> [TASK INSTRUCTIONS]:
Every line below should be repeated exactly.

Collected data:
----------------------------------------
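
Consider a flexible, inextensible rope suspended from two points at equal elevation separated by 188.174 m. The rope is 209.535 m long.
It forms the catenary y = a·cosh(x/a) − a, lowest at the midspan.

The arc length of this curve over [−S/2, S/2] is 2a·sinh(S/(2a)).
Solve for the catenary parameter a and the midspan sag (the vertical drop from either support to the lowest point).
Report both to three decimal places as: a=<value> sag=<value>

seed: a₀ = √(S³/(24(L−S))) = √(188.174³/(24·21.361)) = 114.004768
iter 1: u=0.825290  f(a)=+7.394e-01  f'(a)=-4.009e-01  a ← 114.004768 − (+7.394e-01/-4.009e-01) = 115.849064
iter 2: u=0.812152  f(a)=+1.832e-02  f'(a)=-3.812e-01  a ← 115.849064 − (+1.832e-02/-3.812e-01) = 115.897127
iter 3: u=0.811815  f(a)=+1.189e-05  f'(a)=-3.807e-01  a ← 115.897127 − (+1.189e-05/-3.807e-01) = 115.897158
iter 4: u=0.811815  f(a)=+4.974e-12  f'(a)=-3.807e-01  a ← 115.897158 − (+4.974e-12/-3.807e-01) = 115.897158
converged: |Δa| < 1e-12 after 4 iterations
sag = a·(cosh(S/(2a)) − 1) = 115.897158·(cosh(0.811815) − 1) = 40.334658
T_max/T_min = cosh(S/(2a)) = 1.348021

a=115.897 sag=40.335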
----------------------------------------
> [RESPONSE AREA]:
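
Consider a flexible, inextensible rope suspended from two points at equal elevation separated by 188.174 m. The rope is 209.535 m long.
It forms the catenary y = a·cosh(x/a) − a, lowest at the midspan.

The arc length of this curve over [−S/2, S/2] is 2a·sinh(S/(2a)).
Solve for the catenary parameter a and the midspan sag (the vertical drop from either support to the lowest point).
Report both to three decimal places as: a=<value> sag=<value>

seed: a₀ = √(S³/(24(L−S))) = √(188.174³/(24·21.361)) = 114.004768
iter 1: u=0.825290  f(a)=+7.394e-01  f'(a)=-4.009e-01  a ← 114.004768 − (+7.394e-01/-4.009e-01) = 115.849064
iter 2: u=0.812152  f(a)=+1.832e-02  f'(a)=-3.812e-01  a ← 115.849064 − (+1.832e-02/-3.812e-01) = 115.897127
iter 3: u=0.811815  f(a)=+1.189e-05  f'(a)=-3.807e-01  a ← 115.897127 − (+1.189e-05/-3.807e-01) = 115.897158
iter 4: u=0.811815  f(a)=+4.974e-12  f'(a)=-3.807e-01  a ← 115.897158 − (+4.974e-12/-3.807e-01) = 115.897158
converged: |Δa| < 1e-12 after 4 iterations
sag = a·(cosh(S/(2a)) − 1) = 115.897158·(cosh(0.811815) − 1) = 40.334658
T_max/T_min = cosh(S/(2a)) = 1.348021

a=115.897 sag=40.335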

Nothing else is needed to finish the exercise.